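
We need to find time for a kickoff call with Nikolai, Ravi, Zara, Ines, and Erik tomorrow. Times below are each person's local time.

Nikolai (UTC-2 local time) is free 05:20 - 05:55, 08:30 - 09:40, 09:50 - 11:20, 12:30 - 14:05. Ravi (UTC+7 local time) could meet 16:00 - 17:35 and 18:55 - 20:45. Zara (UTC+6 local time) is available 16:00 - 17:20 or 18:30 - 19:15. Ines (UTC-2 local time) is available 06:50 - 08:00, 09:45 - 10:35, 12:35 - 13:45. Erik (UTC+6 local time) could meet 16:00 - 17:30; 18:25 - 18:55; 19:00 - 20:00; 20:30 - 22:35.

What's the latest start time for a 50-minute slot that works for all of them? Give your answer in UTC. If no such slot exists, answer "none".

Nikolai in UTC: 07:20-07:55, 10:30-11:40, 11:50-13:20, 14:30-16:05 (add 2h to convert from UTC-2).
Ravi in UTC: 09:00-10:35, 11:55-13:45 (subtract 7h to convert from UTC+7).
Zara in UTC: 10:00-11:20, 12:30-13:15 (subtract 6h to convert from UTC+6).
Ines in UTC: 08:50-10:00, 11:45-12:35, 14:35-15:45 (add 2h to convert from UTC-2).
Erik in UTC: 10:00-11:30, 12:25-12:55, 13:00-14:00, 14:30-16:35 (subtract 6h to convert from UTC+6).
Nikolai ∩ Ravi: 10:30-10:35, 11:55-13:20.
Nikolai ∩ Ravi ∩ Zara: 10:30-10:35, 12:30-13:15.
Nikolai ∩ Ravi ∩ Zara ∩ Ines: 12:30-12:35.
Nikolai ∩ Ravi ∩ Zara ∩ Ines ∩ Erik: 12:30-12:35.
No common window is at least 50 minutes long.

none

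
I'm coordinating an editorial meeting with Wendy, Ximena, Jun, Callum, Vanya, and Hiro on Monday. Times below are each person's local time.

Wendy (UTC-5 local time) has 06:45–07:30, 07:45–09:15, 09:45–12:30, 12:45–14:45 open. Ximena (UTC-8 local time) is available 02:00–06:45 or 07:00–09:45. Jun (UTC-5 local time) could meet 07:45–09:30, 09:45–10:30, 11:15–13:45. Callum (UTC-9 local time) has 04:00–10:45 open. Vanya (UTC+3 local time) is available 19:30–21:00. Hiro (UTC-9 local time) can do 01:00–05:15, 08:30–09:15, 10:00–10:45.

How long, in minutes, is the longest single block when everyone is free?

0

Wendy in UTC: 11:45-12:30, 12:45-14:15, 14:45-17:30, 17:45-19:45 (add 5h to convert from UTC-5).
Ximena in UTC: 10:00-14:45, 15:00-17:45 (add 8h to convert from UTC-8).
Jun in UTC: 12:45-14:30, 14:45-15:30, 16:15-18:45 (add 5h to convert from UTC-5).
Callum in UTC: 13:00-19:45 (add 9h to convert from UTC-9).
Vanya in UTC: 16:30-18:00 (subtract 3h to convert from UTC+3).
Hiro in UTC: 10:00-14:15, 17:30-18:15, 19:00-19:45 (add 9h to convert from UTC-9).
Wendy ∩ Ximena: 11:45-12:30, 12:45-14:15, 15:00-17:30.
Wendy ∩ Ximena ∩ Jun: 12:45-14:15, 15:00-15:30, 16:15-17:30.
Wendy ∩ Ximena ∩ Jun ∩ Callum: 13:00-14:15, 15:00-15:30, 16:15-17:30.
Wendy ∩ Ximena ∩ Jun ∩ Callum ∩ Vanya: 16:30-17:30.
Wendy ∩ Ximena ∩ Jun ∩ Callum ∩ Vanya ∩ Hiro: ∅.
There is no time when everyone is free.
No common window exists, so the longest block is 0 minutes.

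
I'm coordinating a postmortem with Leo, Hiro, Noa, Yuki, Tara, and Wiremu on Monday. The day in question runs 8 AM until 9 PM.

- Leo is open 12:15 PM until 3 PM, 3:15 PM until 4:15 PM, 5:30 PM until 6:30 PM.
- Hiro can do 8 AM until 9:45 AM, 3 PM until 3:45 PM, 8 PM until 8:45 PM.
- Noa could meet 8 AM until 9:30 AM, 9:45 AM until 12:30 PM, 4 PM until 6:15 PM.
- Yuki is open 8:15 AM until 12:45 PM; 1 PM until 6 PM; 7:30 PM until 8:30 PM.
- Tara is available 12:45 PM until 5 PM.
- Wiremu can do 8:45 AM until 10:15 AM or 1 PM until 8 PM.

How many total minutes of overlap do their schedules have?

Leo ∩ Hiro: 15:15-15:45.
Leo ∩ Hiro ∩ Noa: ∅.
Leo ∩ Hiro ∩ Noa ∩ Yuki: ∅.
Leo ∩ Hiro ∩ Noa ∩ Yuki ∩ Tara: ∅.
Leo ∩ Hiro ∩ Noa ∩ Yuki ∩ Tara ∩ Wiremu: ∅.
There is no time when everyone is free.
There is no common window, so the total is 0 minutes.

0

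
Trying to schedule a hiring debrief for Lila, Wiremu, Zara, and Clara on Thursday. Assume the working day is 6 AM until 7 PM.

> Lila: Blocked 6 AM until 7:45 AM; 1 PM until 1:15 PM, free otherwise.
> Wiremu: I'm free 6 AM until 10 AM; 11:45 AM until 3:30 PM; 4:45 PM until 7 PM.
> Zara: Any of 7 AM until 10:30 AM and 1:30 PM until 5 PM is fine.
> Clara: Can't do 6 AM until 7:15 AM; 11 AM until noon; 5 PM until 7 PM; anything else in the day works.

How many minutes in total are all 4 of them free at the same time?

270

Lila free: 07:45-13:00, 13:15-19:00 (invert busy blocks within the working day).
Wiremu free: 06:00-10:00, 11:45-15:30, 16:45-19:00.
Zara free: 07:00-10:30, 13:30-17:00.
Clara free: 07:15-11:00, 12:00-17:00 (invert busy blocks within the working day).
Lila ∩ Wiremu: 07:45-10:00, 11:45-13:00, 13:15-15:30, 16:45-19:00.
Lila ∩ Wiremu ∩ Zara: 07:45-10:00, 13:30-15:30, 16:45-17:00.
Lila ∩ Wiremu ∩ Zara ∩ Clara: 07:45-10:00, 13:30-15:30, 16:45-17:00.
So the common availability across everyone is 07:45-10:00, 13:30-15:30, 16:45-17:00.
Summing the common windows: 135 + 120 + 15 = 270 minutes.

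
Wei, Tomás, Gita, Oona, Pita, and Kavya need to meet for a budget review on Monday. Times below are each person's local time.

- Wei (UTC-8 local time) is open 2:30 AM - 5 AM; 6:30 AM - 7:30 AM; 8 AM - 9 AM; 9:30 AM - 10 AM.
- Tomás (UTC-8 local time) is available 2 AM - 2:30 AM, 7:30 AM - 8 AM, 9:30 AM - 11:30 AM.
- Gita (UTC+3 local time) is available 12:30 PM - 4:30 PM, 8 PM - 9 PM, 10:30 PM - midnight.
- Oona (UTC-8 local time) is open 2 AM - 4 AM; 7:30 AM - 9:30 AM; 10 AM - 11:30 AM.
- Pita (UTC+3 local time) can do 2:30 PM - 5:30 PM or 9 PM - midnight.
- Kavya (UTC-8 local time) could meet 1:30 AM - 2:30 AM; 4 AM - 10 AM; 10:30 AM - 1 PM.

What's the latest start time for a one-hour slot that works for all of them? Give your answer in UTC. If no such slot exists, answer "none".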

---

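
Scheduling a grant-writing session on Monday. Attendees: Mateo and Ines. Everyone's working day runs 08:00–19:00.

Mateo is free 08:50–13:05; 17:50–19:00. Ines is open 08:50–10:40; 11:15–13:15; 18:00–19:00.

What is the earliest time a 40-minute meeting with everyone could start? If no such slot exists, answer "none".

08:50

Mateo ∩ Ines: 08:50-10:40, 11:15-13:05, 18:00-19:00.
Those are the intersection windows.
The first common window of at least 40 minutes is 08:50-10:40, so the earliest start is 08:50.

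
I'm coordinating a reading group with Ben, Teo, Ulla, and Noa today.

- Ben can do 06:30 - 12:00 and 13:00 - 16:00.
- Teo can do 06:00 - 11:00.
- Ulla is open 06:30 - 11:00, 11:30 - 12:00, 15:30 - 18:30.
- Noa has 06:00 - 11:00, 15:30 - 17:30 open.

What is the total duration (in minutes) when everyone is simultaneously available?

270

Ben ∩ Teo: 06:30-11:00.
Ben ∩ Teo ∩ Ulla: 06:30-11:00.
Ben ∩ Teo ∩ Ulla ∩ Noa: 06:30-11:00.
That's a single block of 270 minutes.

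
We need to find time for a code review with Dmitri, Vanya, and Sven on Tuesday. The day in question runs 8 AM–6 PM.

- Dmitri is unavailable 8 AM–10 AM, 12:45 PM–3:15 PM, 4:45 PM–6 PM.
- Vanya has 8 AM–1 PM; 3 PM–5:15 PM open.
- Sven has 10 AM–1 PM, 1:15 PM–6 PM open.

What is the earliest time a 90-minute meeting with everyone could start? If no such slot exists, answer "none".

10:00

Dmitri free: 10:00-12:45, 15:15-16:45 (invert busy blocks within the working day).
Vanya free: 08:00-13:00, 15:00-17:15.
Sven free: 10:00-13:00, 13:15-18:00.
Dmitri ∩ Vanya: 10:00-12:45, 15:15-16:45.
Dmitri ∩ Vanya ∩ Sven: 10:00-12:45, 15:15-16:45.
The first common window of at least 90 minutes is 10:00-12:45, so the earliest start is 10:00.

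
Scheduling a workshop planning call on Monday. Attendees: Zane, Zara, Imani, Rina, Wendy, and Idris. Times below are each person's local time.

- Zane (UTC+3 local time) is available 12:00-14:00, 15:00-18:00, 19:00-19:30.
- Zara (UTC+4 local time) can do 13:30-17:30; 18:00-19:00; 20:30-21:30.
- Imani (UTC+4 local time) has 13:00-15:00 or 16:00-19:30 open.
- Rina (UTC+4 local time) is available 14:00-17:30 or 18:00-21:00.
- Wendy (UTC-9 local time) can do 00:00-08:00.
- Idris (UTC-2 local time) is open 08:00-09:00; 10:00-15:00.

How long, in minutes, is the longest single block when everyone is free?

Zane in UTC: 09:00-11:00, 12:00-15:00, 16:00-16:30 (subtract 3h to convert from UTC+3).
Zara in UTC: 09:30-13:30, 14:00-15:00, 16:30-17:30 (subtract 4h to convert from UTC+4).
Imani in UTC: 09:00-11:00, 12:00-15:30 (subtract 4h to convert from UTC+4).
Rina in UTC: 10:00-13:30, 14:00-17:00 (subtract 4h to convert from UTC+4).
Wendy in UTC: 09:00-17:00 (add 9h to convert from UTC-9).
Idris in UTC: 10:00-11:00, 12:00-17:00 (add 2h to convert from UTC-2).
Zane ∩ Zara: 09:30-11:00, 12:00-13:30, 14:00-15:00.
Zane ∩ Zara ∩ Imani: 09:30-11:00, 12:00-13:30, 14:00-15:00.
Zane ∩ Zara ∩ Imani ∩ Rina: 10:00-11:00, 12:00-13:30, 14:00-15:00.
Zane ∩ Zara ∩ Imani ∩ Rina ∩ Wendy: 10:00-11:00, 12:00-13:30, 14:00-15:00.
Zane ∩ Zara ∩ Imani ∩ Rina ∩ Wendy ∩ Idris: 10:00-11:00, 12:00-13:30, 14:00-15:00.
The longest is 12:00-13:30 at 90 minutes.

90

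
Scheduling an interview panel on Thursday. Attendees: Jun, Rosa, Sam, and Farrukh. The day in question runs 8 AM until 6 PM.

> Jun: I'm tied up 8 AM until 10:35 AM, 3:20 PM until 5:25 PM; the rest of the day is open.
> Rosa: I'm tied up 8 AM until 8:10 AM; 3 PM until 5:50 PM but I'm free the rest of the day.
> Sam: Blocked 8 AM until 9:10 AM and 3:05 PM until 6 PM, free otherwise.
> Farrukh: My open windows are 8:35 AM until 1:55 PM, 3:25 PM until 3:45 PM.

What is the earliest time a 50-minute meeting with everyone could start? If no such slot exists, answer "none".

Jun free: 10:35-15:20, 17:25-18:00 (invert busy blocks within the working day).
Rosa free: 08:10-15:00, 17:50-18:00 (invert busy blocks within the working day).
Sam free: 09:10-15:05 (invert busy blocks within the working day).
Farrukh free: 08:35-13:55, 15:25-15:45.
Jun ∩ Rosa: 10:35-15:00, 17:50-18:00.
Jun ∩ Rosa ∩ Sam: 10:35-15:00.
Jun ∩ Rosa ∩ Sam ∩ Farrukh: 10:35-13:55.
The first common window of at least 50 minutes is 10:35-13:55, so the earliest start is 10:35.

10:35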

==

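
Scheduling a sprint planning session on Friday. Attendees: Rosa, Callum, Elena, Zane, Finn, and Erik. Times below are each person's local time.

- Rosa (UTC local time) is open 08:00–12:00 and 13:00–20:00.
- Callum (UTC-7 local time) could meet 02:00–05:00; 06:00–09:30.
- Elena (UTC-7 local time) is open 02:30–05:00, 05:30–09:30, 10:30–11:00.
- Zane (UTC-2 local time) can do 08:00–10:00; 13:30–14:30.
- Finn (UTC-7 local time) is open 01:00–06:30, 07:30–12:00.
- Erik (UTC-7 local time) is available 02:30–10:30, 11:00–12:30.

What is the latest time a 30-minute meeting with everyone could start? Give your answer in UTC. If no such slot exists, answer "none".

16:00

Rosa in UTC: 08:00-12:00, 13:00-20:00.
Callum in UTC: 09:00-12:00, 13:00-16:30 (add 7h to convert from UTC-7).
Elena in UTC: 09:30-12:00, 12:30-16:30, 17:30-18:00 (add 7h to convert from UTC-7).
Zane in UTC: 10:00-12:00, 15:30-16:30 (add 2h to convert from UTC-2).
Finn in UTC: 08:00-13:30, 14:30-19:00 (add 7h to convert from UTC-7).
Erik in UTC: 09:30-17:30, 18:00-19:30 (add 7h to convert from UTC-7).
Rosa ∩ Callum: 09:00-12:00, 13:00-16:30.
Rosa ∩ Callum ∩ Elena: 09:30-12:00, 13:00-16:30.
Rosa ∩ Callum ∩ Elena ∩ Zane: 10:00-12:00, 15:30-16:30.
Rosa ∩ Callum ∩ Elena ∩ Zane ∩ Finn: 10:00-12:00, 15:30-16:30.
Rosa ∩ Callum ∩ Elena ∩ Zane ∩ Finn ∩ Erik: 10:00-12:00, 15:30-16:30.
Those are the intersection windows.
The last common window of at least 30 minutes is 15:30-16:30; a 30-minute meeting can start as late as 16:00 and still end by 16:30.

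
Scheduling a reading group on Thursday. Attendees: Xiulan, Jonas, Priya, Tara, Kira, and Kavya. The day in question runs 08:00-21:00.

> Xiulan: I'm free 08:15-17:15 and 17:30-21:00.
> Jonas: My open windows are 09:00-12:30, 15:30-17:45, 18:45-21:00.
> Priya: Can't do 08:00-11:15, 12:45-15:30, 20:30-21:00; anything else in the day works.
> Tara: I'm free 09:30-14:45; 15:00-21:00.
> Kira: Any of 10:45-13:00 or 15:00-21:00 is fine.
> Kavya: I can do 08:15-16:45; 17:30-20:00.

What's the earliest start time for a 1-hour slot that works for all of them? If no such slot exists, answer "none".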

### WHAT TO WORK ON
If a line in the entries above contains the word "Tomás", copy it.

### RESPONSE AREA
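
Wei, Tomás, Gita, Oona, Pita, and Kavya need to meet for a budget review on Monday. Times below are each person's local time.
- Tomás (UTC-8 local time) is available 2 AM - 2:30 AM, 7:30 AM - 8 AM, 9:30 AM - 11:30 AM.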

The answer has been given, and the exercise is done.